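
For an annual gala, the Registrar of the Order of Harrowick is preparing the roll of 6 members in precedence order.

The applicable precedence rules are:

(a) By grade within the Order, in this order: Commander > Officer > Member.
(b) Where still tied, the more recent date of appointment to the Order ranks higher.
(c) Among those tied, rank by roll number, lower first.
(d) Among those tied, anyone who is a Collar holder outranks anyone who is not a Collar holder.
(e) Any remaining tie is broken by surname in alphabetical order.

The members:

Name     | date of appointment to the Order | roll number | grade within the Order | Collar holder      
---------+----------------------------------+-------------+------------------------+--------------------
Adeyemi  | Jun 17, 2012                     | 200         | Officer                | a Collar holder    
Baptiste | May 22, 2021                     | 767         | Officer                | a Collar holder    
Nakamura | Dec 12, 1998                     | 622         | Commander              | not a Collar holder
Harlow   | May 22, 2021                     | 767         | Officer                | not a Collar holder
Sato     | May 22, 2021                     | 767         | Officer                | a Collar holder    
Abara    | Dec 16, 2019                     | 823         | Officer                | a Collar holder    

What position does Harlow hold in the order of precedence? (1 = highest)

By grade within the Order: Nakamura (Commander); then Baptiste, Sato, Harlow, Abara and Adeyemi (Officer).
Among Baptiste, Sato, Harlow, Abara and Adeyemi, by date of appointment to the Order (later first): Baptiste, Sato and Harlow (May 22, 2021) before Abara (Dec 16, 2019) before Adeyemi (Jun 17, 2012).
Baptiste, Sato and Harlow all have roll number 767, so the next rule applies.
Among Baptiste, Sato and Harlow, a Collar holder before not a Collar holder: Baptiste and Sato (a Collar holder) before Harlow (not a Collar holder).
Among Baptiste and Sato, alphabetically by surname: Baptiste before Sato.
Order: Nakamura, Baptiste, Sato, Harlow, Abara, Adeyemi. So position 4.

4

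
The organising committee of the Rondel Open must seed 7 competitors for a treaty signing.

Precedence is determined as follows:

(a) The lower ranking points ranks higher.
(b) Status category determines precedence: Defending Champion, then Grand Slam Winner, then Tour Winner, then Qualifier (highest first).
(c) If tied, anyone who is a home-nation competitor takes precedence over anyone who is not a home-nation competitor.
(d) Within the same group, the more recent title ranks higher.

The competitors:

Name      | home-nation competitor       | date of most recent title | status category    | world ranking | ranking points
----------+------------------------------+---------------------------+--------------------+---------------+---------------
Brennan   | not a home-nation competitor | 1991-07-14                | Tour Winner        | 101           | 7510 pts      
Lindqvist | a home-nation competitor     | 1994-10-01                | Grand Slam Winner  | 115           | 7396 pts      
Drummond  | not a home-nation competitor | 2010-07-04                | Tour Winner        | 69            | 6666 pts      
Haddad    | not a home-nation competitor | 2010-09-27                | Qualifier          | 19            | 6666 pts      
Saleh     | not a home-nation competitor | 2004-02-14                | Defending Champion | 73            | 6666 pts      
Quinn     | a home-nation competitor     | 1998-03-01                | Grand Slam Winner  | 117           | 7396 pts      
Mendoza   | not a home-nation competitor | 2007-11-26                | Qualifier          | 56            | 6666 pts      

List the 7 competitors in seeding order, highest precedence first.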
================
AIM OF THE EXERCISE: Using the listing above, locate the lines that hold "lower" and copy each one.

TASK RESULT:
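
(c) Among those tied, rank by roll number, lower first.
(a) The lower ranking points ranks higher.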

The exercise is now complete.